• [What the task requires]:
Nothing but the lines from the start of the records through the line that contains "to the coda of the preceding syllable." is to be copied, and each is to be copied exactly.

• [Given information]:
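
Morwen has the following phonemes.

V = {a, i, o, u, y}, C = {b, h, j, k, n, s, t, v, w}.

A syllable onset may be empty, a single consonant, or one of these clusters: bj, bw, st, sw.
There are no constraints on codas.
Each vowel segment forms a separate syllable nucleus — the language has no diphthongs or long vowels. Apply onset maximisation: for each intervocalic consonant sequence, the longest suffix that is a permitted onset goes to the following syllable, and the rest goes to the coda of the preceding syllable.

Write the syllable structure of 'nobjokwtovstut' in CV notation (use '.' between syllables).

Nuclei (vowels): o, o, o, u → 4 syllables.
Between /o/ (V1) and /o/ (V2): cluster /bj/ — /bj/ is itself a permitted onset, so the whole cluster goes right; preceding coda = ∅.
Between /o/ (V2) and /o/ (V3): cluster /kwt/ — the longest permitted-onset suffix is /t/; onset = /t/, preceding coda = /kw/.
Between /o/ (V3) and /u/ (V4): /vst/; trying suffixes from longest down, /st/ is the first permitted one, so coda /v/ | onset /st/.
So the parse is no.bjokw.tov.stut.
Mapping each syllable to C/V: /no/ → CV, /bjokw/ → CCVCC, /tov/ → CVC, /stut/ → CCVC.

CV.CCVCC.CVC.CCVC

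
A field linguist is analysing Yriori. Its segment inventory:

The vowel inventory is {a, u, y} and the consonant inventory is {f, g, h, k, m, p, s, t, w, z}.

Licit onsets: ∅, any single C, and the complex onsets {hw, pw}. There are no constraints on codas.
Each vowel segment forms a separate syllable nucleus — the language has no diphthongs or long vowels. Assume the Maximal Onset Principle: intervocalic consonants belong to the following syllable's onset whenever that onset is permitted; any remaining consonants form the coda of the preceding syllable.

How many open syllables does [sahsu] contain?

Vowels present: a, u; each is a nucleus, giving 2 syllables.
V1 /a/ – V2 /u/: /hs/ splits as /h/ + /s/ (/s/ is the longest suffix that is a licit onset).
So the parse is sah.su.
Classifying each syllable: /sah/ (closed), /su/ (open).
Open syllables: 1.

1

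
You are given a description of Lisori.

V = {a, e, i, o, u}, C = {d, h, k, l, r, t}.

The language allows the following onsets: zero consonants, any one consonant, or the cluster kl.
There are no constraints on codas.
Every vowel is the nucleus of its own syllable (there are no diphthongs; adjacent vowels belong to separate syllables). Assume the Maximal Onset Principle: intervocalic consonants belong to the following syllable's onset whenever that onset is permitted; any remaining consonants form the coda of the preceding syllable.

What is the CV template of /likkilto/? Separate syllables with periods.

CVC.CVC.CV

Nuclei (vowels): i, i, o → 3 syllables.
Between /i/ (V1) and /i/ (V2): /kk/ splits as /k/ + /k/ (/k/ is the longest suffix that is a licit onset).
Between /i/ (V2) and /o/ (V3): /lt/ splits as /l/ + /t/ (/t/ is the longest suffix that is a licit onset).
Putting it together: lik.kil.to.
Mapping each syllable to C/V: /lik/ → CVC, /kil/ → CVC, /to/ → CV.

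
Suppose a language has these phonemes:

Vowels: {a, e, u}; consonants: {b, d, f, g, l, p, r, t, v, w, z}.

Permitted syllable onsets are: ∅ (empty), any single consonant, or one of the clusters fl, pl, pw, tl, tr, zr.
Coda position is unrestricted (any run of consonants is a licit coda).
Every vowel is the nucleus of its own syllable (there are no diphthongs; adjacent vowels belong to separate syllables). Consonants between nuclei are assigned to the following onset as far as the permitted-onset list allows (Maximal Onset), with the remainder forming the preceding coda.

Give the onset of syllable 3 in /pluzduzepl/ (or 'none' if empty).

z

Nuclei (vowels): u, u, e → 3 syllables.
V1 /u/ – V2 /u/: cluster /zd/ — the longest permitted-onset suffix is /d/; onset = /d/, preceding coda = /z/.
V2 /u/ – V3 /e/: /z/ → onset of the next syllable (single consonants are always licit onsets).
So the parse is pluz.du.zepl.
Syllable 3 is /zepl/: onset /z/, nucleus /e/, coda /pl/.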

• [Output]:
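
Morwen has the following phonemes.

V = {a, i, o, u, y}, C = {b, h, j, k, n, s, t, v, w}.

A syllable onset may be empty, a single consonant, or one of these clusters: bj, bw, st, sw.
There are no constraints on codas.
Each vowel segment forms a separate syllable nucleus — the language has no diphthongs or long vowels. Apply onset maximisation: for each intervocalic consonant sequence, the longest suffix that is a permitted onset goes to the following syllable, and the rest goes to the coda of the preceding syllable.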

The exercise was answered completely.